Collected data
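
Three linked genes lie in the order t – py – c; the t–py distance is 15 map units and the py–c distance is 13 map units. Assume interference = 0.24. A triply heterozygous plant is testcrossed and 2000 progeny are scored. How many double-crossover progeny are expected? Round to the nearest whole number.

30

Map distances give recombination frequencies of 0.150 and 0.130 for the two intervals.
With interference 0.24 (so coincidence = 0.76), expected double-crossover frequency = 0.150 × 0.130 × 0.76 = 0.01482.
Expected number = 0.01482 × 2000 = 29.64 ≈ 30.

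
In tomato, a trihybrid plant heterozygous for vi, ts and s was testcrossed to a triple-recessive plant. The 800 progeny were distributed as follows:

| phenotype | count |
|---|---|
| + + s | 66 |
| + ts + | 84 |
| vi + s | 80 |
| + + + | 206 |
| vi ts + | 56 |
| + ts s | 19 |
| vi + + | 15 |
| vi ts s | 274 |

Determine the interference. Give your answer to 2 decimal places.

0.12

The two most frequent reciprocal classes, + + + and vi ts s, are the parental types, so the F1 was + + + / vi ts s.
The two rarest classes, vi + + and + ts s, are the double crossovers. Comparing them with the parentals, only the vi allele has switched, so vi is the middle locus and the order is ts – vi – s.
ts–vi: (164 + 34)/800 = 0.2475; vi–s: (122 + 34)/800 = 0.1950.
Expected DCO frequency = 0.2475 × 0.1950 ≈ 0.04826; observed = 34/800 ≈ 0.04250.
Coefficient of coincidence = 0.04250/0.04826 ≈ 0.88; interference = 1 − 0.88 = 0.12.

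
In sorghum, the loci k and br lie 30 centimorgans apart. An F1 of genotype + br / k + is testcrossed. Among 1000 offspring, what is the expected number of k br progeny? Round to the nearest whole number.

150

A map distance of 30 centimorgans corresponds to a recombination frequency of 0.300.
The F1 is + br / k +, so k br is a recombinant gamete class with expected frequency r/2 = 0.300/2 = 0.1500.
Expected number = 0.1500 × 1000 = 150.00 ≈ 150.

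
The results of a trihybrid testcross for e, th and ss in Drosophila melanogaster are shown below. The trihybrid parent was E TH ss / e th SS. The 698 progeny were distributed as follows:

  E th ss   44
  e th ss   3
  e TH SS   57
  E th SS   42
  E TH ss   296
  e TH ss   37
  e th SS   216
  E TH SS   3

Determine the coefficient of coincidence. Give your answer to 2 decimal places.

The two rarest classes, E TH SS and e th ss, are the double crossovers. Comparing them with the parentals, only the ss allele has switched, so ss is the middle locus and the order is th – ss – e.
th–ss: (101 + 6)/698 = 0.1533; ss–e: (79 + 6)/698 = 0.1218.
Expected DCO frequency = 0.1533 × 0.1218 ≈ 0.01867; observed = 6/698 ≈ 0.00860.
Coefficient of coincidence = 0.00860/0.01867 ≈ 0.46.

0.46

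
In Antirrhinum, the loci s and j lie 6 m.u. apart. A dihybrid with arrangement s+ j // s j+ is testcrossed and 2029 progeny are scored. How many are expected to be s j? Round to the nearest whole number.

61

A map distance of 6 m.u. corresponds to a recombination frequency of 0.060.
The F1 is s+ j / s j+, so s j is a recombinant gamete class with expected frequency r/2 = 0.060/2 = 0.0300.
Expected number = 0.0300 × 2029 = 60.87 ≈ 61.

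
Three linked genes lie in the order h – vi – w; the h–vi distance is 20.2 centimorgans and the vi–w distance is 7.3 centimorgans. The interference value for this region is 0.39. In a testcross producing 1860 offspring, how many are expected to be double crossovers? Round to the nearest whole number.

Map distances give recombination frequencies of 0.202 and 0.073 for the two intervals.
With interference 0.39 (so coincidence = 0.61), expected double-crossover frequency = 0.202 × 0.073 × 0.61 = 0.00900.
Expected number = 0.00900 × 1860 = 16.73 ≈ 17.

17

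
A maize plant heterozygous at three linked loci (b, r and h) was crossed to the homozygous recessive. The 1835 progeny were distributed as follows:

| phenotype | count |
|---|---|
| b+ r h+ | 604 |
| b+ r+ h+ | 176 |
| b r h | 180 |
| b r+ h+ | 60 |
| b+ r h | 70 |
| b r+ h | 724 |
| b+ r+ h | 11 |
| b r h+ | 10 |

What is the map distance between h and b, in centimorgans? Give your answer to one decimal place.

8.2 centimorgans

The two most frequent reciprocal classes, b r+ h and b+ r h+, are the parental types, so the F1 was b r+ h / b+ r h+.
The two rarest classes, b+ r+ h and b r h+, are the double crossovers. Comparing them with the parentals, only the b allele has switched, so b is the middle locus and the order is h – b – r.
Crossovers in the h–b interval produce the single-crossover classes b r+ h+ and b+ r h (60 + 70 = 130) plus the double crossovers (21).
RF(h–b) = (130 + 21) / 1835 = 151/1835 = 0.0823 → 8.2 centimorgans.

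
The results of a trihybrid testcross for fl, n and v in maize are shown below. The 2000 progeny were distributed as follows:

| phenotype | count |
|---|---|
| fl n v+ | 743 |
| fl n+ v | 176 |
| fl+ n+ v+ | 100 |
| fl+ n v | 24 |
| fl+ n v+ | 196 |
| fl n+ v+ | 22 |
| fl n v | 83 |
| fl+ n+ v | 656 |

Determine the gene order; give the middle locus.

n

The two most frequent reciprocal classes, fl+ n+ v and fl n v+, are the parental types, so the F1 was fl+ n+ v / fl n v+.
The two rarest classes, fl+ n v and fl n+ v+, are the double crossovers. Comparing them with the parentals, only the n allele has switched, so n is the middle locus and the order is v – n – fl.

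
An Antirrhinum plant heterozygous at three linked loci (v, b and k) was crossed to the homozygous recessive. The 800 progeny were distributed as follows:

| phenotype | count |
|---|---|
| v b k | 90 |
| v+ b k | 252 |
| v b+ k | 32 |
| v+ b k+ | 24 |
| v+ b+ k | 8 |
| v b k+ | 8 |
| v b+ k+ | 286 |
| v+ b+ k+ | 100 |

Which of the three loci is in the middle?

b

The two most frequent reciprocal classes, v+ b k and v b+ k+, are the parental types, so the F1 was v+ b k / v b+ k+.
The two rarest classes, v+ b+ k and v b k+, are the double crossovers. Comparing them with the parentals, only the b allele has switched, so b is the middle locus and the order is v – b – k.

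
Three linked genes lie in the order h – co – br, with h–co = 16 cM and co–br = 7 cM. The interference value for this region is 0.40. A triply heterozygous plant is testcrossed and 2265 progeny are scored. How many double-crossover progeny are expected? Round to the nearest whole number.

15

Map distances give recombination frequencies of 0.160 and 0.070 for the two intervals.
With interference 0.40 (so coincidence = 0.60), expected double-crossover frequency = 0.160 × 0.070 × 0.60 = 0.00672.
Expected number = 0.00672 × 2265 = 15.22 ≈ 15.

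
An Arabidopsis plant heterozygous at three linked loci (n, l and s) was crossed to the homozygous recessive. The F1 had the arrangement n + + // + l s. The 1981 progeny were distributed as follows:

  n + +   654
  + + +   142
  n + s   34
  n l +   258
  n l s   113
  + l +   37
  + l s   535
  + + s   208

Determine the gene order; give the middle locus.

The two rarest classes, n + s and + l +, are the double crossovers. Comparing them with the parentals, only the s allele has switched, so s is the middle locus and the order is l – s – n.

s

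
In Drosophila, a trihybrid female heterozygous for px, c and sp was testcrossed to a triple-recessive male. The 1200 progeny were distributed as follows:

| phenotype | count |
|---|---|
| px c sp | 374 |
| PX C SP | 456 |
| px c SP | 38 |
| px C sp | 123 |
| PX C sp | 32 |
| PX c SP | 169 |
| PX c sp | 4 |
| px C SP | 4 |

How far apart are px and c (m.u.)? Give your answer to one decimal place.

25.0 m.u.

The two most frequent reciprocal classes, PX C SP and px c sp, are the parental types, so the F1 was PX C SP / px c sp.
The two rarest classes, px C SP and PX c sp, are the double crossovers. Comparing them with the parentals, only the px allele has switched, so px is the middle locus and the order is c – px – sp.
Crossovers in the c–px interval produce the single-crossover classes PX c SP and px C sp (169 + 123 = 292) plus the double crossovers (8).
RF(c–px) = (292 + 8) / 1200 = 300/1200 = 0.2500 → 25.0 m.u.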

What is expected »
Lines from the entries that contain the string "maize" must be found and copied.

Result »
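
A maize plant heterozygous at three linked loci (b, r and h) was crossed to the homozygous recessive. The 1835 progeny were distributed as follows:
The results of a trihybrid testcross for fl, n and v in maize are shown below. The 2000 progeny were distributed as follows: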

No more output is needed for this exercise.